● Materials provided
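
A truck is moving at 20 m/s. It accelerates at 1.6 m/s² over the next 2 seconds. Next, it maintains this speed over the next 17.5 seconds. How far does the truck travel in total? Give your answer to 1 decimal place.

Phase 1 (accelerating): v₀ = 20.0 m/s, a = 1.6 m/s².
v = v₀ + at = 20.0 + (1.6)(2) = 23.2 m/s
Δx = v₀t + ½at² = 20.0·2 + 0.5·1.6·2² = 43.2 m

Phase 2 (constant speed): v₀ = 23.2 m/s, a = 0 m/s².
v = v₀ + at = 23.2 + (0)(17.5) = 23.2 m/s
Δx = v₀t + ½at² = 23.2·17.5 + 0.5·0·17.5² = 406 m
Total distance = 43.2 + 406 = 449 m

449.2 m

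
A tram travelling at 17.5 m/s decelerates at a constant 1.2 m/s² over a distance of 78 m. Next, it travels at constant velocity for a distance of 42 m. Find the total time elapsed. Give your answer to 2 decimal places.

Phase 1 (decelerating): v₀ = 17.5 m/s, a = -1.2 m/s².
v² = v₀² + 2aΔx = 17.5² + 2·-1.2·78 = 119 → v = 10.9 m/s
t = (v − v₀)/a = (10.9 − 17.5)/-1.2 = 5.49 s

Phase 2 (constant speed): v₀ = 10.9 m/s, a = 0 m/s².
Constant speed: t = d/v = 42/10.9 = 3.85 s
Total time = 5.49 + 3.85 = 9.34 s

9.34 s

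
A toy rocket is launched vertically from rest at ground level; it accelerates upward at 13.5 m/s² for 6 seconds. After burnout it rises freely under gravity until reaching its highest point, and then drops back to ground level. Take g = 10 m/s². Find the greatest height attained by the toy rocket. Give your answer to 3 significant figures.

571 m

Phase 1 (powered ascent): v₀ = 0 m/s, a = 13.5 m/s².
v = v₀ + at = 0 + (13.5)(6) = 81.0 m/s
Δx = v₀t + ½at² = 0·6 + 0.5·13.5·6² = 243 m

Phase 2 (coasting upward): v₀ = 81.0 m/s, a = -10 m/s².
v = v₀ + at → t = (0 − 81.0) / -10 = 8.10 s
v² = v₀² + 2aΔx → Δx = (0² − 81.0²)/(2·-10) = 328 m
Maximum height = 243 + 328 = 571 m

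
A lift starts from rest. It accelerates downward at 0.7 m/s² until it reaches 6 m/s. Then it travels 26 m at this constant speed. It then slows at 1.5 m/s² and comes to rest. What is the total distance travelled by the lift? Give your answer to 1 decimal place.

Phase 1 (accelerating): v₀ = 0 m/s, a = 0.7 m/s².
v = v₀ + at → t = (6 − 0) / 0.7 = 8.57 s
v² = v₀² + 2aΔx → Δx = (6² − 0²)/(2·0.7) = 25.7 m

Phase 2 (constant speed): v₀ = 6.00 m/s, a = 0 m/s².
Constant speed: t = d/v = 26/6.00 = 4.33 s

Phase 3 (decelerating): v₀ = 6.00 m/s, a = -1.5 m/s².
v = v₀ + at → t = (0 − 6.00) / -1.5 = 4.00 s
v² = v₀² + 2aΔx → Δx = (0² − 6.00²)/(2·-1.5) = 12.0 m
Total distance = 25.7 + 26.0 + 12.0 = 63.7 m

63.7 m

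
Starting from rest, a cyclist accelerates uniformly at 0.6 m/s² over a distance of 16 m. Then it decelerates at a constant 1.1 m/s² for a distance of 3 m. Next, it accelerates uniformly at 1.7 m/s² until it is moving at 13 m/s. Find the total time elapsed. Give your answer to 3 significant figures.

13.6 s

Phase 1 (accelerating): v₀ = 0 m/s, a = 0.6 m/s².
v² = v₀² + 2aΔx = 0² + 2·0.6·16 = 19.2 → v = 4.38 m/s
t = (v − v₀)/a = (4.38 − 0)/0.6 = 7.30 s

Phase 2 (decelerating): v₀ = 4.38 m/s, a = -1.1 m/s².
v² = v₀² + 2aΔx = 4.38² + 2·-1.1·3 = 12.6 → v = 3.55 m/s
t = (v − v₀)/a = (3.55 − 4.38)/-1.1 = 0.756 s

Phase 3 (accelerating): v₀ = 3.55 m/s, a = 1.7 m/s².
v = v₀ + at → t = (13 − 3.55) / 1.7 = 5.56 s
v² = v₀² + 2aΔx → Δx = (13² − 3.55²)/(2·1.7) = 46.0 m
Total time = 7.30 + 0.756 + 5.56 = 13.6 s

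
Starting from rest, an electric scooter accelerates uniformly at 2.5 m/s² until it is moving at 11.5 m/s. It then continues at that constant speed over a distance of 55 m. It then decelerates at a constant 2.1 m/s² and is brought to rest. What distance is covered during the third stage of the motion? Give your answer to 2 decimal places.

31.49 m

Phase 1 (accelerating): v₀ = 0 m/s, a = 2.5 m/s².
v = v₀ + at → t = (11.5 − 0) / 2.5 = 4.60 s
v² = v₀² + 2aΔx → Δx = (11.5² − 0²)/(2·2.5) = 26.4 m

Phase 2 (constant speed): v₀ = 11.5 m/s, a = 0 m/s².
Constant speed: t = d/v = 55/11.5 = 4.78 s

Phase 3 (decelerating): v₀ = 11.5 m/s, a = -2.1 m/s².
v = v₀ + at → t = (0 − 11.5) / -2.1 = 5.48 s
v² = v₀² + 2aΔx → Δx = (0² − 11.5²)/(2·-2.1) = 31.5 m
Distance in phase 3 = 31.5 m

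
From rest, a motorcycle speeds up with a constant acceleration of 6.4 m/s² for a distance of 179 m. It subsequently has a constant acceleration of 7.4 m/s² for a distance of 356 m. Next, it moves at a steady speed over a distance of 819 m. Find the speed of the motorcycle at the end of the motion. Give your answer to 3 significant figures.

Phase 1 (accelerating): v₀ = 0 m/s, a = 6.4 m/s².
v² = v₀² + 2aΔx = 0² + 2·6.4·179 = 2290 → v = 47.9 m/s
t = (v − v₀)/a = (47.9 − 0)/6.4 = 7.48 s

Phase 2 (accelerating): v₀ = 47.9 m/s, a = 7.4 m/s².
v² = v₀² + 2aΔx = 47.9² + 2·7.4·356 = 7560 → v = 86.9 m/s
t = (v − v₀)/a = (86.9 − 47.9)/7.4 = 5.28 s

Phase 3 (constant speed): v₀ = 86.9 m/s, a = 0 m/s².
Constant speed: t = d/v = 819/86.9 = 9.42 s
Final speed = 86.9 m/s

86.9 m/s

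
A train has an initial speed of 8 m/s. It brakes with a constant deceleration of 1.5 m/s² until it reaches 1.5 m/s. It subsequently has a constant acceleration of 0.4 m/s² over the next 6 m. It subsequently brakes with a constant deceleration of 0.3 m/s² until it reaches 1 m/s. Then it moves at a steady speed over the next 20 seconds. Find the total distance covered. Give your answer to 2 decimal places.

56.67 m

Phase 1 (decelerating): v₀ = 8.00 m/s, a = -1.5 m/s².
v = v₀ + at → t = (1.5 − 8.00) / -1.5 = 4.33 s
v² = v₀² + 2aΔx → Δx = (1.5² − 8.00²)/(2·-1.5) = 20.6 m

Phase 2 (accelerating): v₀ = 1.50 m/s, a = 0.4 m/s².
v² = v₀² + 2aΔx = 1.50² + 2·0.4·6 = 7.05 → v = 2.66 m/s
t = (v − v₀)/a = (2.66 − 1.50)/0.4 = 2.89 s

Phase 3 (decelerating): v₀ = 2.66 m/s, a = -0.3 m/s².
v = v₀ + at → t = (1 − 2.66) / -0.3 = 5.52 s
v² = v₀² + 2aΔx → Δx = (1² − 2.66²)/(2·-0.3) = 10.1 m

Phase 4 (constant speed): v₀ = 1.00 m/s, a = 0 m/s².
v = v₀ + at = 1.00 + (0)(20) = 1.00 m/s
Δx = v₀t + ½at² = 1.00·20 + 0.5·0·20² = 20.0 m
Total distance = 20.6 + 6.00 + 10.1 + 20.0 = 56.7 m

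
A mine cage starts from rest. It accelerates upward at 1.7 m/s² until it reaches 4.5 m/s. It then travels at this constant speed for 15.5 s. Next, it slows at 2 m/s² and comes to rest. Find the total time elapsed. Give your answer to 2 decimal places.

Phase 1 (accelerating): v₀ = 0 m/s, a = 1.7 m/s².
v = v₀ + at → t = (4.5 − 0) / 1.7 = 2.65 s
v² = v₀² + 2aΔx → Δx = (4.5² − 0²)/(2·1.7) = 5.96 m

Phase 2 (constant speed): v₀ = 4.50 m/s, a = 0 m/s².
v = v₀ + at = 4.50 + (0)(15.5) = 4.50 m/s
Δx = v₀t + ½at² = 4.50·15.5 + 0.5·0·15.5² = 69.8 m

Phase 3 (decelerating): v₀ = 4.50 m/s, a = -2 m/s².
v = v₀ + at → t = (0 − 4.50) / -2 = 2.25 s
v² = v₀² + 2aΔx → Δx = (0² − 4.50²)/(2·-2) = 5.06 m
Total time = 2.65 + 15.5 + 2.25 = 20.4 s

20.40 s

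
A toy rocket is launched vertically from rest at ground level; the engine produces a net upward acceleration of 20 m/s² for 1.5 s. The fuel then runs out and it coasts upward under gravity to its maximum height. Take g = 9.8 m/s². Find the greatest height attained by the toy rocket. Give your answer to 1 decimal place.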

● The task
The line with "A mine cage", plus every line after it through the end of the listing, needs to be repeated exactly; nothing else belongs in the reply.

● Exercise answer
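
A mine cage starts from rest. It accelerates upward at 1.7 m/s² until it reaches 4.5 m/s. It then travels at this constant speed for 15.5 s. Next, it slows at 2 m/s² and comes to rest. Find the total time elapsed. Give your answer to 2 decimal places.

Phase 1 (accelerating): v₀ = 0 m/s, a = 1.7 m/s².
v = v₀ + at → t = (4.5 − 0) / 1.7 = 2.65 s
v² = v₀² + 2aΔx → Δx = (4.5² − 0²)/(2·1.7) = 5.96 m

Phase 2 (constant speed): v₀ = 4.50 m/s, a = 0 m/s².
v = v₀ + at = 4.50 + (0)(15.5) = 4.50 m/s
Δx = v₀t + ½at² = 4.50·15.5 + 0.5·0·15.5² = 69.8 m

Phase 3 (decelerating): v₀ = 4.50 m/s, a = -2 m/s².
v = v₀ + at → t = (0 − 4.50) / -2 = 2.25 s
v² = v₀² + 2aΔx → Δx = (0² − 4.50²)/(2·-2) = 5.06 m
Total time = 2.65 + 15.5 + 2.25 = 20.4 s

20.40 s

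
A toy rocket is launched vertically from rest at ground level; the engine produces a net upward acceleration of 20 m/s² for 1.5 s. The fuel then runs out and it coasts upward under gravity to its maximum height. Take g = 9.8 m/s². Find the greatest height attained by the toy rocket. Give your answer to 1 decimal place.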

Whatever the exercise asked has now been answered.